**Supplied entries:**
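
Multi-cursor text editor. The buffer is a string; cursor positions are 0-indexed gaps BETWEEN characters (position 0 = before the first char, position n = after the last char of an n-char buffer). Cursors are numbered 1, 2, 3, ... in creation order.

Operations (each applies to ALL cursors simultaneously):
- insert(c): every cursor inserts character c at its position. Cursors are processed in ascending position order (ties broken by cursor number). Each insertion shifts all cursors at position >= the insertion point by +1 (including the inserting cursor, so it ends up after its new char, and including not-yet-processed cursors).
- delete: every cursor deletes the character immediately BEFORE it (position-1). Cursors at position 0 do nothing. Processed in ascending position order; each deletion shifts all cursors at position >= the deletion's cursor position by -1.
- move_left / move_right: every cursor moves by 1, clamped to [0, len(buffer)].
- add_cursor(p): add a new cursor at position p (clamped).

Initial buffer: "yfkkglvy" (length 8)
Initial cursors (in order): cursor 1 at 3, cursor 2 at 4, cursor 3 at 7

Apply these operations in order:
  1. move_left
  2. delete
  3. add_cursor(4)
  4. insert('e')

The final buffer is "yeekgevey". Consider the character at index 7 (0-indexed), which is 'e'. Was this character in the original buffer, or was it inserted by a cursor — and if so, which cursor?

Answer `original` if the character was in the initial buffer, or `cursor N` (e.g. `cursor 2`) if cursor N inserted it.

After op 1 (move_left): buffer="yfkkglvy" (len 8), cursors c1@2 c2@3 c3@6, authorship ........
After op 2 (delete): buffer="ykgvy" (len 5), cursors c1@1 c2@1 c3@3, authorship .....
After op 3 (add_cursor(4)): buffer="ykgvy" (len 5), cursors c1@1 c2@1 c3@3 c4@4, authorship .....
After op 4 (insert('e')): buffer="yeekgevey" (len 9), cursors c1@3 c2@3 c3@6 c4@8, authorship .12..3.4.
Authorship (.=original, N=cursor N): . 1 2 . . 3 . 4 .
Index 7: author = 4

Answer: cursor 4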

**Your assignment:** Each line of the entries above that has the word "ascending" is to be copied.

**Output below:**
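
- insert(c): every cursor inserts character c at its position. Cursors are processed in ascending position order (ties broken by cursor number). Each insertion shifts all cursors at position >= the insertion point by +1 (including the inserting cursor, so it ends up after its new char, and including not-yet-processed cursors).
- delete: every cursor deletes the character immediately BEFORE it (position-1). Cursors at position 0 do nothing. Processed in ascending position order; each deletion shifts all cursors at position >= the deletion's cursor position by -1.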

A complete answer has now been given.